** Opening SOURCE DATA block **
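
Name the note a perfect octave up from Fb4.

The letter stays F (same as the start), shifted an octave up.
A perfect octave is 12 semitones; 12 semitones up from Fb4 gives Fb5.

Fb5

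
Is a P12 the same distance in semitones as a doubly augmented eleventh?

Yes

A perfect twelfth spans 19 semitones, and a doubly augmented eleventh also spans 19 semitones — they're enharmonic.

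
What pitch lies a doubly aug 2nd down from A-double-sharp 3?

G 3

The second takes the letter from A down to G.
Moving 4 semitones down from A##3 (the size of a doubly augmented second) reaches G3.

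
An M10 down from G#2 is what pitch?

Counting three letter names plus an octave down from G lands on E.
A major tenth spans 16 semitones, so from G#2 the target pitch is E1.

E1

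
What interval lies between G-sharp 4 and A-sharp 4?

G to A spans two letter names (G-A): a second.
Counting semitones, G#4→A#4 is 2, which is the major second.

major second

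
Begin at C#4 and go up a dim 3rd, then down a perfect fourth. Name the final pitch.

Up a diminished third from C#4: Eb4 (2 semitones up).
Down a perfect fourth from Eb4: Bb3 (5 semitones down).

Bb3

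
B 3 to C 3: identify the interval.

Descending from B3 to C3 is the same interval as ascending C3 to B3.
C to B spans seven letter names (C-D-E-F-G-A-B), so the interval is some kind of seventh.
C3 to B3 is 11 semitones, matching the major seventh exactly, so the quality is major.

major seventh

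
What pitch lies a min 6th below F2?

A1

The sixth takes the letter from F down to A.
A minor sixth spans 8 semitones, so from F2 the target pitch is A1.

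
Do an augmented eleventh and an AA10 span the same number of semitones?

An augmented eleventh = 18 semitones = a doubly augmented tenth; enharmonically equal.

Yes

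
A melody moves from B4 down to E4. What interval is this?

Descending from B4 to E4 is the same interval as ascending E4 to B4.
E to B spans five letter names (E-F-G-A-B) — that makes it a fifth of some quality.
The perfect fifth spans 7 semitones, and E4 to B4 is exactly 7 semitones — so this is a perfect fifth.

perfect fifth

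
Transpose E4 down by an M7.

The seventh takes the letter from E down to F.
A major seventh spans 11 semitones, so from E4 the target pitch is F3.

F3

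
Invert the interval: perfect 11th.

perfect 5th

First reduce the compound perfect eleventh to its simple form, a perfect fourth.
The rule of nine gives the new number: 9 − 4 = 5, so a fourth becomes a fifth.
The quality also flips — perfect stays perfect — giving a perfect fifth.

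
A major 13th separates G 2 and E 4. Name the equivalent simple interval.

major 6th

Take out an octave (7 from the number): 13 − 7 = 6.
So a major thirteenth is an octave plus a major sixth. The quality is unchanged.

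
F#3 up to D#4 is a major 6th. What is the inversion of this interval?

minor third

Inverted interval numbers add to nine, so a sixth pairs with a third (6 + 3 = 9).
And major becomes minor under inversion, so we get a minor third.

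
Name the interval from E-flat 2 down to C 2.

Descending from Eb2 to C2 is the same interval as ascending C2 to Eb2.
C to E spans three letter names (C-D-E), so the interval is some kind of third.
At 3 semitones, C2→Eb2 falls one short of a major third: minor.

minor 3rd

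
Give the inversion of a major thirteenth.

minor third

First reduce the compound major thirteenth to its simple form, a major sixth.
Interval numbers invert to sum to nine: 6 + 3 = 9, so a sixth inverts to a third.
Quality inverts too: major becomes minor. That makes the inversion a minor third.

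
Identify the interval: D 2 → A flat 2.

d5

D to A spans five letter names (D-E-F-G-A), so the interval is some kind of fifth.
A perfect fifth would be 7 semitones; D2 to Ab2 is 6, one semitone narrower, so the interval is diminished.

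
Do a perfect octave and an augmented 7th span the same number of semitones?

Yes

A perfect octave spans 12 semitones, and an augmented seventh also spans 12 semitones — they're enharmonic.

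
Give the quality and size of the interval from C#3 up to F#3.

C to F spans four letter names (C-D-E-F): a fourth.
Counting semitones, C#3→F#3 is 5, which is the perfect fourth.

P4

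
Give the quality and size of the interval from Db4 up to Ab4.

perfect 5th

D to A spans five letter names (D-E-F-G-A) — that makes it a fifth of some quality.
Counting semitones, Db4→Ab4 is 7, which is the perfect fifth.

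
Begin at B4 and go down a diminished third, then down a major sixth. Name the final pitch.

B#3

B4 down a diminished third → G##4 (2 semitones).
A major sixth down from G##4 is B#3.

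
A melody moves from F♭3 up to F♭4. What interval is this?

F to F is the same letter name, plus an octave — that makes it an octave of some quality.
Counting semitones, Fb3→Fb4 is 12, which is the perfect octave.

perfect octave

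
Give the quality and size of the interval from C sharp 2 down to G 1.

A4

Descending from C#2 to G1 is the same interval as ascending G1 to C#2.
G to C spans four letter names (G-A-B-C): a fourth.
A perfect fourth would be 5 semitones; G1 to C#2 is 6, one semitone wider, so the interval is augmented.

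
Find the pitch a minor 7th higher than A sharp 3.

Seven letter names up from A: G.
A minor seventh spans 10 semitones, so from A#3 the target pitch is G#4.

G sharp 4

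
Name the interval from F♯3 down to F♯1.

Descending from F#3 to F#1 is the same interval as ascending F#1 to F#3.
F to F is the same letter name, plus 2 octaves, so the interval is some kind of fifteenth.
The perfect fifteenth spans 24 semitones, and F#1 to F#3 is exactly 24 semitones — so this is a perfect fifteenth.
(Equivalently, a compound perfect octave: a perfect octave plus an octave.)

perfect fifteenth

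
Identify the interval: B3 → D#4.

major 3rd

B to D spans three letter names (B-C-D) — that makes it a third of some quality.
Counting semitones, B3→D#4 is 4, which is the major third.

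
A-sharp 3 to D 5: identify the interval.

A to D spans four letter names (A-B-C-D), plus an octave — that makes it an eleventh of some quality.
A#3 to D5 spans 16 semitones — one semitone narrower than the perfect eleventh (17) — giving a diminished eleventh.
(Equivalently, a compound diminished fourth: a diminished fourth plus an octave.)

diminished 11th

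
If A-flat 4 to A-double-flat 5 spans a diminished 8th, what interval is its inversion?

A1

Inverted interval numbers add to nine, so an octave pairs with a unison (8 + 1 = 9).
And diminished becomes augmented under inversion, so we get an augmented unison.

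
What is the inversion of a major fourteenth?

First reduce the compound major fourteenth to its simple form, a major seventh.
Inverted interval numbers add to nine, so a seventh pairs with a second (7 + 2 = 9).
And major becomes minor under inversion, so we get a minor second.

minor 2nd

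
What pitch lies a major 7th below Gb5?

Seven letter names down from G: A.
A major seventh is 11 semitones; 11 semitones down from Gb5 gives Abb4.

Abb4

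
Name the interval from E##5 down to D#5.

augmented 2nd

Descending from E##5 to D#5 is the same interval as ascending D#5 to E##5.
D to E spans two letter names (D-E): a second.
D#5 to E##5 spans 3 semitones — one semitone wider than the major second (2) — giving an augmented second.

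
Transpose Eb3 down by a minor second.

D3

Counting two letter names down from E lands on D.
A minor second is 1 semitone; 1 semitone down from Eb3 gives D3.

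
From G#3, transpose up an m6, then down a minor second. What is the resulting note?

D#4

G#3 up a minor sixth → E4 (8 semitones).
A minor second down from E4 is D#4.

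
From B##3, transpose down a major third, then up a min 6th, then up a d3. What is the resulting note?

A major third down from B##3 is G##3.
Up a minor sixth from G##3: E#4 (8 semitones up).
A diminished third up from E#4 is G4.

G4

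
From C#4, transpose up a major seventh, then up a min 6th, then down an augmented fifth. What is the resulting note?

C5

C#4 up a major seventh → B#4 (11 semitones).
B#4 up a minor sixth → G#5 (8 semitones).
Down an augmented fifth from G#5: C5 (8 semitones down).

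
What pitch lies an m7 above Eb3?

Seven letter names up from E: D.
A minor seventh is 10 semitones; 10 semitones up from Eb3 gives Db4.

Db4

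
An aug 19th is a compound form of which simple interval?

augmented fifth

Subtracting seven from the interval number removes an octave: 19 − 14 = 5.
Quality carries through unchanged, so the simple form is an augmented fifth.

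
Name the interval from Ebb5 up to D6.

E to D spans seven letter names (E-F-G-A-B-C-D), so the interval is some kind of seventh.
The major seventh is 11 semitones; here we have 12, one semitone wider: augmented.

augmented seventh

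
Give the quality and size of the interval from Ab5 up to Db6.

perfect 4th

A to D spans four letter names (A-B-C-D), so the interval is some kind of fourth.
Counting semitones, Ab5→Db6 is 5, which is the perfect fourth.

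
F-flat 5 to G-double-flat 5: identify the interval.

F to G spans two letter names (F-G): a second.
Fb5 to Gbb5 is 1 semitone, a half step short of the major second (2), so this is minor.

minor second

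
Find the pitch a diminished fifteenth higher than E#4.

The letter stays E (same as the start), shifted two octaves up.
Moving 23 semitones up from E#4 (the size of a diminished fifteenth) reaches E6.

E6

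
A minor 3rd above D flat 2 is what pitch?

Three letter names up from D: F.
A minor third spans 3 semitones, so from Db2 the target pitch is Fb2.

F flat 2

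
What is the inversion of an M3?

m6

Interval numbers invert to sum to nine: 3 + 6 = 9, so a third inverts to a sixth.
The quality also flips — major becomes minor — giving a minor sixth.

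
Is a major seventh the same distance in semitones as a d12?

No

A major seventh is 11 semitones but a diminished twelfth is 18 semitones — different sizes.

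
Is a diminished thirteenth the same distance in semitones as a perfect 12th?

A diminished thirteenth = 19 semitones = a perfect twelfth; enharmonically equal.

Yes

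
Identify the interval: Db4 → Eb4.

D to E spans two letter names (D-E) — that makes it a second of some quality.
The major second spans 2 semitones, and Db4 to Eb4 is exactly 2 semitones — so this is a major second.

major second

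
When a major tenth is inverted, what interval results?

First reduce the compound major tenth to its simple form, a major third.
The rule of nine gives the new number: 9 − 3 = 6, so a third becomes a sixth.
And major becomes minor under inversion, so we get a minor sixth.

minor 6th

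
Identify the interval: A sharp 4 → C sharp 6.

A to C spans three letter names (A-B-C), plus an octave — that makes it a tenth of some quality.
A major tenth would be 16 semitones, but A#4 to C#6 is 15 — one semitone narrower, making it a minor tenth.
(Equivalently, a compound minor third: a minor third plus an octave.)

minor 10th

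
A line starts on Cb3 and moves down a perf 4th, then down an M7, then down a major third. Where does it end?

Fbb1

Down a perfect fourth from Cb3: Gb2 (5 semitones down).
Down a major seventh from Gb2: Abb1 (11 semitones down).
Abb1 down a major third → Fbb1 (4 semitones).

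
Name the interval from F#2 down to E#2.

minor 2nd

Descending from F#2 to E#2 is the same interval as ascending E#2 to F#2.
E to F spans two letter names (E-F) — that makes it a second of some quality.
A major second would be 2 semitones, but E#2 to F#2 is 1 — one semitone narrower, making it a minor second.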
** Closing SOURCE DATA block **
PROBLEM TO SOLVE: Make an exact copy of each line, beginning at the one containing "A line starts" and ending with the last line of the data, and of no other line.

WRITTEN RESPONSE:
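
A line starts on Cb3 and moves down a perf 4th, then down an M7, then down a major third. Where does it end?

Fbb1

Down a perfect fourth from Cb3: Gb2 (5 semitones down).
Down a major seventh from Gb2: Abb1 (11 semitones down).
Abb1 down a major third → Fbb1 (4 semitones).

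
Name the interval from F#2 down to E#2.

minor 2nd

Descending from F#2 to E#2 is the same interval as ascending E#2 to F#2.
E to F spans two letter names (E-F) — that makes it a second of some quality.
A major second would be 2 semitones, but E#2 to F#2 is 1 — one semitone narrower, making it a minor second.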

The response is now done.